• _Problem details_:
Whenever a line in the records below holds the string "relations", copy it out.

(Stored items)
[Start of section]
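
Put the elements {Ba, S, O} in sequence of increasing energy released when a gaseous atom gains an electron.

Ba, O, S

EA tends to increase across a period and decrease down a group, though the pattern is less regular than for IE or radius.
Here both period and group differ, so the two effects have to be weighed against each other.
O > Ba: both effects reinforce here, so O is clearly the higher of the two.
S > O: this pair runs against the simple trend — see the exception note.
Note the exception: S has a higher electron affinity than O, contrary to the simple trend — the compact 2p subshell of O repels the added electron more than S's larger 3p does.
For reference (kJ/mol): O 141, S 200, Ba 14.
So from lowest to highest: Ba < O < S.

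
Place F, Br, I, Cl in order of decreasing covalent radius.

I > Br > Cl > F

F is in period 2, group 17; Cl is in period 3, group 17; Br is in period 4, group 17; I is in period 5, group 17.
Atomic radius shrinks across a period as nuclear charge pulls the same shell inward, and grows down a group as new shells are added.
All are in group 17, so atomic radius increases down the group.
So from largest to smallest: I > Br > Cl > F.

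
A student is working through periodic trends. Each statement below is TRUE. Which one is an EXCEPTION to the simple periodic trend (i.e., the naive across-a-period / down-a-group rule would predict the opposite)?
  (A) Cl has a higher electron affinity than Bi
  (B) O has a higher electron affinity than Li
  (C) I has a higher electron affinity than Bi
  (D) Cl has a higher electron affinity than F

(D)

The general trend: electron affinity increases across a period and decreases down a group.
(A) Cl (period 3, group 17) vs Bi (period 6, group 15): the stated order agrees with the simple trend.
(B) O (period 2, group 16) vs Li (period 2, group 1): the stated order agrees with the simple trend.
(C) I (period 5, group 17) vs Bi (period 6, group 15): the stated order agrees with the simple trend.
(D) Cl (period 3, group 17) vs F (period 2, group 17): the stated order contradicts the simple trend.
The exception is (D): F's small 2p subshell makes the incoming electron feel strong e⁻–e⁻ repulsion, so Cl actually releases more energy on gaining an electron.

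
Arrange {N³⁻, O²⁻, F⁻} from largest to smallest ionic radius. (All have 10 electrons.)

All of these have 10 electrons, so size is governed by nuclear charge alone: the more protons, the stronger the pull on the same electron cloud, and the smaller the ion.
Nuclear charges: F⁻ (Z=9), O²⁻ (Z=8), N³⁻ (Z=7).
Largest to smallest: N³⁻ > O²⁻ > F⁻.

N³⁻, O²⁻, F⁻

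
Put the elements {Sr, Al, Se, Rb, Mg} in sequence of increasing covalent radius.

Se < Al < Mg < Sr < Rb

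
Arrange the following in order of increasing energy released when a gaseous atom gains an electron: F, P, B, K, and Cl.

B, K, P, F, Cl

B is in period 2, group 13; F is in period 2, group 17; P is in period 3, group 15; Cl is in period 3, group 17; K is in period 4, group 1.
Electron affinity generally becomes more exothermic across a period toward the halogens and less exothermic down a group.
Neither a single period nor a single group — weigh both effects.
K > B: this pair runs against the simple trend — see the exception note.
P > K: both effects reinforce here, so P is clearly the higher of the two.
F > P: relative to P, both the across-period and down-group shifts push F's electron affinity up.
Cl > F: this pair runs against the simple trend — see the exception note.
Note the exception: K has a higher electron affinity than B, contrary to the simple trend — B's ns²np¹ configuration gives only a small electron affinity — the sparsely filled np subshell binds an added electron weakly.
Note the exception: Cl has a higher electron affinity than F, contrary to the simple trend — F's small 2p subshell makes the incoming electron feel strong e⁻–e⁻ repulsion, so Cl actually releases more energy on gaining an electron.
For reference (kJ/mol): B 27, F 328, P 72, Cl 349, K 48.
So from lowest to highest: B < K < P < F < Cl.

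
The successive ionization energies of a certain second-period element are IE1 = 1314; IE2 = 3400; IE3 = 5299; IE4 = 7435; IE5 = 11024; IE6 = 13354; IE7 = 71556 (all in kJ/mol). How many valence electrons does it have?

6

Look for the largest jump between consecutive ionization energies: IE7/IE6 ≈ 5.4, far larger than any earlier ratio.
That jump marks the point where a core electron is being removed. So the atom has 6 valence electrons.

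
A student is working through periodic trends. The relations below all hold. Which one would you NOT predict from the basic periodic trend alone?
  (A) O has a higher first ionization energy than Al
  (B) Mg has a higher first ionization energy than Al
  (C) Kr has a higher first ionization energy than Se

(B)

The general trend: first ionization energy increases across a period and decreases down a group.
(A) O (period 2, group 16) vs Al (period 3, group 13): the stated order agrees with the simple trend.
(B) Mg (period 3, group 2) vs Al (period 3, group 13): the stated order contradicts the simple trend.
(C) Kr (period 4, group 18) vs Se (period 4, group 16): the stated order agrees with the simple trend.
The exception is (B): Al's single 3p electron is easier to remove than one from Mg's filled 3s².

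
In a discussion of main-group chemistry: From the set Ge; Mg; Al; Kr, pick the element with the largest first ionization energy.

Mg is in period 3, group 2; Al is in period 3, group 13; Ge is in period 4, group 14; Kr is in period 4, group 18.
First ionization energy rises across a period (greater Z_eff holds electrons more tightly) and falls down a group (valence electrons are farther from the nucleus).
Here both period and group differ, so the two effects have to be weighed against each other.
Mg > Al: this pair runs against the simple trend — see the exception note.
Ge > Mg: the two effects oppose for this pair; the across-period effect wins (762 vs 738 kJ/mol).
Kr > Ge: Kr lies to the right of Ge in period 4, so the across-period effect alone puts Kr higher.
Note the exception: Mg has a higher first ionization energy than Al, contrary to the simple trend — Al's single 3p electron is easier to remove than one from Mg's filled 3s².
For reference (kJ/mol): Mg 738, Al 578, Ge 762, Kr 1351.
The largest first ionization energy among these belongs to Kr.

Kr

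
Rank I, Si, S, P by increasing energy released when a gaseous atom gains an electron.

Si is in period 3, group 14; P is in period 3, group 15; S is in period 3, group 16; I is in period 5, group 17.
Adding an electron releases more energy for atoms nearer the top right (short of the noble gases).
These span different periods and groups, so the two trends combine.
Si > P: this pair runs against the simple trend — see the exception note.
S > Si: S lies to the right of Si in period 3, so the across-period effect alone puts S higher.
I > S: period and group pull opposite ways; the across-period shift dominates (295 vs 200 kJ/mol).
Note the exception: Si has a higher electron affinity than P, contrary to the simple trend — adding an electron to P's half-filled 3p³ is unfavourable, so Si (3p²) has the more exothermic EA.
Approximate values (kJ/mol): Si 134, P 72, S 200, I 295.
So from lowest to highest: P < Si < S < I.

P < Si < S < I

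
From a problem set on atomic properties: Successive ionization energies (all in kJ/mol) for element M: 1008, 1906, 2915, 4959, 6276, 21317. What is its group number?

Group 15

Look for the largest jump between consecutive ionization energies: IE6/IE5 ≈ 3.4, far larger than any earlier ratio.
That jump marks the point where a core electron is being removed. So the atom has 5 valence electrons.
A main-group element with 5 valence electrons is in group 15.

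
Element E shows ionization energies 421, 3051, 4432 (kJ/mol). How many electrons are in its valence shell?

1

Look for the largest jump between consecutive ionization energies: IE2/IE1 ≈ 7.2, far larger than any earlier ratio.
That jump marks the point where a core electron is being removed. So the atom has 1 valence electron.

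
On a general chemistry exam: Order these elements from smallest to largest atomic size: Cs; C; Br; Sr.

C is in period 2, group 14; Br is in period 4, group 17; Sr is in period 5, group 2; Cs is in period 6, group 1.
Across a period the added protons contract the valence shell; down a group each new principal shell makes the atom larger.
Here both period and group differ, so the two effects have to be weighed against each other.
Br > C: period and group pull opposite ways; the down-group shift dominates (114 vs 75 pm).
Sr > Br: relative to Br, both the across-period and down-group shifts push Sr's atomic radius up.
Cs > Sr: both effects reinforce here, so Cs is clearly the larger of the two.
For reference (pm): C 75, Br 114, Sr 185, Cs 232.
So from smallest to largest: C < Br < Sr < Cs.

C < Br < Sr < Cs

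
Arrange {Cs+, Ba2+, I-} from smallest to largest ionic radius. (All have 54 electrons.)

Ba2+ < Cs+ < I-

All of these have 54 electrons, so size is governed by nuclear charge alone: the more protons, the stronger the pull on the same electron cloud, and the smaller the ion.
Nuclear charges: Ba2+ (Z=56), Cs+ (Z=55), I- (Z=53).
Smallest to largest: Ba2+ < Cs+ < I-.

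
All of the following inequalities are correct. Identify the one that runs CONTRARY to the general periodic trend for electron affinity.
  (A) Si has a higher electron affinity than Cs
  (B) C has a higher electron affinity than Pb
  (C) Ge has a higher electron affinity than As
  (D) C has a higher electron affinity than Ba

(C)

The general trend: electron affinity increases across a period and decreases down a group.
(A) Si (period 3, group 14) vs Cs (period 6, group 1): the stated order agrees with the simple trend.
(B) C (period 2, group 14) vs Pb (period 6, group 14): the stated order agrees with the simple trend.
(C) Ge (period 4, group 14) vs As (period 4, group 15): the stated order contradicts the simple trend.
(D) C (period 2, group 14) vs Ba (period 6, group 2): the stated order agrees with the simple trend.
The exception is (C): adding an electron to As's half-filled 4p³ is unfavourable, so Ge (4p²) has the more exothermic EA.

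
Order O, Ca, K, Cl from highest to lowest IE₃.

The third ionization energy removes an electron from the +2 ion. For each element: O²⁺ still has 4 valence electrons; Ca²⁺ is the bare [Ar] core; K²⁺ is already 1 electron into the core; Cl²⁺ still has 5 valence electrons.
Usually core removal costs more than valence removal, but here the competition is close: a tightly held n=2 valence electron can cost more to remove than an n=3 core electron, so the actual values have to decide it.
Valence configurations: O²⁺ [He]2s²2p², Cl²⁺ [Ne]3s²3p³.
Tabulated IE_3 (kJ/mol): O 5300, Ca 4912, K 4420, Cl 3822.
Putting it together, IE_3: Cl < K < Ca < O.

O > Ca > K > Cl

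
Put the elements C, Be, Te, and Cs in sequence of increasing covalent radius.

C, Be, Te, Cs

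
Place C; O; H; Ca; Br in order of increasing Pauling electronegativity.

Ca, H, C, Br, O

H is in period 1, group 1; C is in period 2, group 14; O is in period 2, group 16; Ca is in period 4, group 2; Br is in period 4, group 17.
Smaller atoms with higher effective nuclear charge are more electronegative.
Here both period and group differ, so the two effects have to be weighed against each other.
H > Ca: period and group pull opposite ways; the down-group shift dominates (2.20 vs 1.00).
C > H: the two effects oppose for this pair; the across-period effect wins (2.55 vs 2.20).
Br > C: the two effects oppose for this pair; the across-period effect wins (2.96 vs 2.55).
O > Br: period and group pull opposite ways; the down-group shift dominates (3.44 vs 2.96).
Approximate values (Pauling): H 2.20, C 2.55, O 3.44, Ca 1.00, Br 2.96.
So from lowest to highest: Ca < H < C < Br < O.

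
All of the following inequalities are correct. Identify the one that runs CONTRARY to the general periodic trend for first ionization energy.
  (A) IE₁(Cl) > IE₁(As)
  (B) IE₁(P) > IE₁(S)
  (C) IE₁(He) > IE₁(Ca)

The general trend: first ionization energy increases across a period and decreases down a group.
(A) Cl (period 3, group 17) vs As (period 4, group 15): the stated order agrees with the simple trend.
(B) P (period 3, group 15) vs S (period 3, group 16): the stated order contradicts the simple trend.
(C) He (period 1, group 18) vs Ca (period 4, group 2): the stated order agrees with the simple trend.
The exception is (B): S (3p⁴) ionizes more easily than half-filled P (3p³) because the paired 3p electron in S is pushed out by e⁻–e⁻ repulsion.

(B)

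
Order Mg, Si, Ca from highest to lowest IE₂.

IE_2 is the cost of taking one more electron from the +1 cation: Mg⁺ still has 1 valence electron; Si⁺ still has 3 valence electrons; Ca⁺ still has 1 valence electron.
All are still removing valence electrons, so compare the +1 ions as you would atoms: IE_2 generally rises across a period (higher Z_eff) and falls down a group (larger shell), subject to the usual subshell exceptions.
Valence configurations: Mg⁺ [Ne]3s¹, Si⁺ [Ne]3s²3p¹, Ca⁺ [Ar]4s¹.
The numbers (kJ/mol): Mg 1451, Si 1577, Ca 1145.
Putting it together, IE_2: Ca < Mg < Si.

Si > Mg > Ca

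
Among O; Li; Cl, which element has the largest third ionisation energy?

IE_3 is the cost of taking one more electron from the +2 cation: O²⁺ still has 4 valence electrons; Li²⁺ is already 1 electron into the core; Cl²⁺ still has 5 valence electrons.
Core electrons are held far more tightly than valence electrons, so Li tops the IE_3 order.
Valence configurations: O²⁺ [He]2s²2p², Cl²⁺ [Ne]3s²3p³.
The numbers (kJ/mol): O 5300, Li 11815, Cl 3822.
Overall IE_3 order: Cl < O < Li.

Li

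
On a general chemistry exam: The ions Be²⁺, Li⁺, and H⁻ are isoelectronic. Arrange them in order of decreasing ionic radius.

H⁻ > Li⁺ > Be²⁺

All of these have 2 electrons, so size is governed by nuclear charge alone: the more protons, the stronger the pull on the same electron cloud, and the smaller the ion.
Nuclear charges: Be²⁺ (Z=4), Li⁺ (Z=3), H⁻ (Z=1).
Largest to smallest: H⁻ > Li⁺ > Be²⁺.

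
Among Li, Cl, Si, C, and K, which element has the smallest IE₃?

Si

IE_3 is the cost of taking one more electron from the +2 cation: Li²⁺ is already 1 electron into the core; Cl²⁺ still has 5 valence electrons; Si²⁺ still has 2 valence electrons; C²⁺ still has 2 valence electrons; K²⁺ is already 1 electron into the core.
Usually core removal costs more than valence removal, but here the competition is close: a tightly held n=2 valence electron can cost more to remove than an n=3 core electron, so the actual values have to decide it.
Valence configurations: Cl²⁺ [Ne]3s²3p³, Si²⁺ [Ne]3s², C²⁺ [He]2s².
Approximate IE_3 values (kJ/mol): Li 11815, Cl 3822, Si 3232, C 4620, K 4420.
Overall IE_3 order: Si < Cl < K < C < Li.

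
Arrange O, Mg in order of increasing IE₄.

After 3 electrons have been removed, what remains? O³⁺ still has 3 valence electrons; Mg³⁺ is already 1 electron into the core.
Core electrons are held far more tightly than valence electrons, so Mg tops the IE_4 order.
Tabulated IE_4 (kJ/mol): O 7469, Mg 10543.
Hence IE_4: O < Mg.

O < Mg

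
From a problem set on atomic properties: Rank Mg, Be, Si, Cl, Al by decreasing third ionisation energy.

Consider each +2 ion: Mg²⁺ is the bare [Ne] core; Be²⁺ is the bare [He] core; Si²⁺ still has 2 valence electrons; Cl²⁺ still has 5 valence electrons; Al²⁺ still has 1 valence electron.
Core electrons are held far more tightly than valence electrons, so Mg and Be top the IE_3 order.
Valence configurations: Si²⁺ [Ne]3s², Cl²⁺ [Ne]3s²3p³, Al²⁺ [Ne]3s¹.
Approximate IE_3 values (kJ/mol): Mg 7733, Be 14849, Si 3232, Cl 3822, Al 2745.
Overall IE_3 order: Al < Si < Cl < Mg < Be.

Be, Mg, Cl, Si, Al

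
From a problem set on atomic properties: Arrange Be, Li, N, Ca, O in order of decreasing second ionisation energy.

Li > O > N > Be > Ca

After 1 electron has been removed, what remains? Be⁺ still has 1 valence electron; Li⁺ is the bare [He] core; N⁺ still has 4 valence electrons; Ca⁺ still has 1 valence electron; O⁺ still has 5 valence electrons.
Breaking into a closed-shell core is much more expensive than removing a leftover valence electron — Li has the largest IE_2 here.
Valence configurations: Be⁺ [He]2s¹, N⁺ [He]2s²2p², Ca⁺ [Ar]4s¹, O⁺ [He]2s²2p³.
Approximate IE_2 values (kJ/mol): Be 1757, Li 7298, N 2856, Ca 1145, O 3388.
Overall IE_2 order: Ca < Be < N < O < Li.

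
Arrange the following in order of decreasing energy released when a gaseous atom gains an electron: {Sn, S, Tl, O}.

S > O > Sn > Tl

O is in period 2, group 16; S is in period 3, group 16; Sn is in period 5, group 14; Tl is in period 6, group 13.
Atoms with high Z_eff and room in the valence shell (especially the halogens) have the most exothermic electron affinities.
Neither a single period nor a single group — weigh both effects.
Sn > Tl: relative to Tl, both the across-period and down-group shifts push Sn's electron affinity up.
O > Sn: both effects reinforce here, so O is clearly the higher of the two.
S > O: this pair runs against the simple trend — see the exception note.
Note the exception: S has a higher electron affinity than O, contrary to the simple trend — the compact 2p subshell of O repels the added electron more than S's larger 3p does.
Approximate values (kJ/mol): O 141, S 200, Sn 107, Tl 19.
So from highest to lowest: S > O > Sn > Tl.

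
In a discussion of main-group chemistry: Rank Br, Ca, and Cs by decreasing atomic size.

Ca is in period 4, group 2; Br is in period 4, group 17; Cs is in period 6, group 1.
Across a period the added protons contract the valence shell; down a group each new principal shell makes the atom larger.
These span different periods and groups, so the two trends combine.
Ca > Br: Ca lies to the left of Br in period 4, so the across-period effect alone puts Ca larger.
Cs > Ca: both effects reinforce here, so Cs is clearly the larger of the two.
For reference (pm): Ca 171, Br 114, Cs 232.
So from largest to smallest: Cs > Ca > Br.

Cs, Ca, Br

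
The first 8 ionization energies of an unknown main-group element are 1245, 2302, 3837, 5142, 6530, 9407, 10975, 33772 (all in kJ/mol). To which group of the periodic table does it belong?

Group 17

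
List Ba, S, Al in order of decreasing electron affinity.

S, Al, Ba

Al is in period 3, group 13; S is in period 3, group 16; Ba is in period 6, group 2.
Adding an electron releases more energy for atoms nearer the top right (short of the noble gases).
Neither a single period nor a single group — weigh both effects.
Al > Ba: both effects reinforce here, so Al is clearly the higher of the two.
S > Al: S lies to the right of Al in period 3, so the across-period effect alone puts S higher.
Approximate values (kJ/mol): Al 42, S 200, Ba 14.
So from highest to lowest: S > Al > Ba.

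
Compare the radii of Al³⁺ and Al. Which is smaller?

Forming Al³⁺ removes 3 electrons from Al. Fewer electrons for the same nuclear charge means less shielding and a higher Z_eff on the remaining electrons, and for main-group metals the entire outer shell is lost.
A cation is smaller than its parent atom: Al³⁺ < Al.

Al³⁺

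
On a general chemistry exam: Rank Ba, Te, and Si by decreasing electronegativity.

Te, Si, Ba

Electronegativity increases across a period and decreases down a group, tracking effective nuclear charge and atomic size.
Neither a single period nor a single group — weigh both effects.
Si > Ba: both effects reinforce here, so Si is clearly the higher of the two.
Te > Si: period and group pull opposite ways; the across-period shift dominates (2.10 vs 1.90).
Tabulated electronegativity (Pauling): Si 1.90, Te 2.10, Ba 0.89.
So from highest to lowest: Te > Si > Ba.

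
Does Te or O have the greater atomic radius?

Te

O is in period 2, group 16; Te is in period 5, group 16.
Across a period the added protons contract the valence shell; down a group each new principal shell makes the atom larger.
All are in group 16, so atomic radius increases down the group.
So Te has the greater atomic radius (Te > O).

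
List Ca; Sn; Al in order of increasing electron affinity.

Ca, Al, Sn

EA tends to increase across a period and decrease down a group, though the pattern is less regular than for IE or radius.
Neither a single period nor a single group — weigh both effects.
Al > Ca: relative to Ca, both the across-period and down-group shifts push Al's electron affinity up.
Sn > Al: the two effects oppose for this pair; the across-period effect wins (107 vs 42 kJ/mol).
For reference (kJ/mol): Al 42, Ca 2, Sn 107.
So from lowest to highest: Ca < Al < Sn.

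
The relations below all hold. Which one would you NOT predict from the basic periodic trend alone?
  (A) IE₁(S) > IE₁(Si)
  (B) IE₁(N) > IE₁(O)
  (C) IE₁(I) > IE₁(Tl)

(B)

The general trend: first ionization energy increases across a period and decreases down a group.
(A) S (period 3, group 16) vs Si (period 3, group 14): the stated order agrees with the simple trend.
(B) N (period 2, group 15) vs O (period 2, group 16): the stated order contradicts the simple trend.
(C) I (period 5, group 17) vs Tl (period 6, group 13): the stated order agrees with the simple trend.
The exception is (B): pairing an electron in O's 2p⁴ costs repulsion energy, so O ionizes more easily than half-filled N (2p³).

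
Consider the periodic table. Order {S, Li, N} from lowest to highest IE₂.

Consider each +1 ion: S⁺ still has 5 valence electrons; Li⁺ is the bare [He] core; N⁺ still has 4 valence electrons.
Core electrons are held far more tightly than valence electrons, so Li tops the IE_2 order.
Valence configurations: S⁺ [Ne]3s²3p³, N⁺ [He]2s²2p².
The numbers (kJ/mol): S 2252, Li 7298, N 2856.
Putting it together, IE_2: S < N < Li.

S < N < Li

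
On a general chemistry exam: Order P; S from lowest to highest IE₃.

P < S

After 2 electrons have been removed, what remains? P²⁺ still has 3 valence electrons; S²⁺ still has 4 valence electrons.
All are still removing valence electrons, so compare the +2 ions as you would atoms: IE_3 generally rises across a period (higher Z_eff) and falls down a group (larger shell), subject to the usual subshell exceptions.
Valence configurations: P²⁺ [Ne]3s²3p¹, S²⁺ [Ne]3s²3p².
Approximate IE_3 values (kJ/mol): P 2914, S 3357.
Hence IE_3: P < S.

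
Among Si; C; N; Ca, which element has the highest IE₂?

N

IE_2 is the cost of taking one more electron from the +1 cation: Si⁺ still has 3 valence electrons; C⁺ still has 3 valence electrons; N⁺ still has 4 valence electrons; Ca⁺ still has 1 valence electron.
All are still removing valence electrons, so compare the +1 ions as you would atoms: IE_2 generally rises across a period (higher Z_eff) and falls down a group (larger shell), subject to the usual subshell exceptions.
Valence configurations: Si⁺ [Ne]3s²3p¹, C⁺ [He]2s²2p¹, N⁺ [He]2s²2p², Ca⁺ [Ar]4s¹.
Tabulated IE_2 (kJ/mol): Si 1577, C 2353, N 2856, Ca 1145.
Putting it together, IE_2: Ca < Si < C < N.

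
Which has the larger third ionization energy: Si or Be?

After 2 electrons have been removed, what remains? Si²⁺ still has 2 valence electrons; Be²⁺ is the bare [He] core.
Breaking into a closed-shell core is much more expensive than removing a leftover valence electron — Be has the largest IE_3 here.
Tabulated IE_3 (kJ/mol): Si 3232, Be 14849.
Hence IE_3: Si < Be.

Be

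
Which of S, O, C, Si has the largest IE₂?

O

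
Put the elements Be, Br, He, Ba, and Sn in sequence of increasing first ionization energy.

Ba < Sn < Be < Br < He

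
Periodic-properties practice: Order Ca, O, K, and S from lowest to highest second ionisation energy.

Ca < S < K < O

Consider each +1 ion: Ca⁺ still has 1 valence electron; O⁺ still has 5 valence electrons; K⁺ is the bare [Ar] core; S⁺ still has 5 valence electrons.
Usually core removal costs more than valence removal, but here the competition is close: a tightly held n=2 valence electron can cost more to remove than an n=3 core electron, so the actual values have to decide it.
Valence configurations: Ca⁺ [Ar]4s¹, O⁺ [He]2s²2p³, S⁺ [Ne]3s²3p³.
Approximate IE_2 values (kJ/mol): Ca 1145, O 3388, K 3052, S 2252.
So the second ionization energies run Ca < S < K < O.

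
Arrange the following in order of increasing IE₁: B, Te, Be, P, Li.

Li < B < Te < Be < P

Li is in period 2, group 1; Be is in period 2, group 2; B is in period 2, group 13; P is in period 3, group 15; Te is in period 5, group 16.
IE₁ increases left→right with effective nuclear charge and decreases top→bottom as the valence shell moves farther out.
These span different periods and groups, so the two trends combine.
B > Li: both are in period 2; the period trend gives B the larger value.
Te > B: period and group pull opposite ways; the across-period shift dominates (869 vs 801 kJ/mol).
Be > Te: period and group pull opposite ways; the down-group shift dominates (900 vs 869 kJ/mol).
P > Be: the two effects oppose for this pair; the across-period effect wins (1012 vs 900 kJ/mol).
Note the exception: Be has a higher first ionization energy than B, contrary to the simple trend — removing B's lone 2p electron is easier than breaking Be's filled 2s².
Tabulated first ionization energy (kJ/mol): Li 520, Be 900, B 801, P 1012, Te 869.
So from lowest to highest: Li < B < Te < Be < P.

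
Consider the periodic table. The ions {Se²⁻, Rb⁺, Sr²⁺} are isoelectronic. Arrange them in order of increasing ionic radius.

All of these have 36 electrons, so size is governed by nuclear charge alone: the more protons, the stronger the pull on the same electron cloud, and the smaller the ion.
Nuclear charges: Sr²⁺ (Z=38), Rb⁺ (Z=37), Se²⁻ (Z=34).
Smallest to largest: Sr²⁺ < Rb⁺ < Se²⁻.

Sr²⁺ < Rb⁺ < Se²⁻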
[End of section]
• _Result for this exercise_:
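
A student is working through periodic trends. The relations below all hold. Which one would you NOT predict from the basic periodic trend alone?
The relations below all hold. Which one would you NOT predict from the basic periodic trend alone?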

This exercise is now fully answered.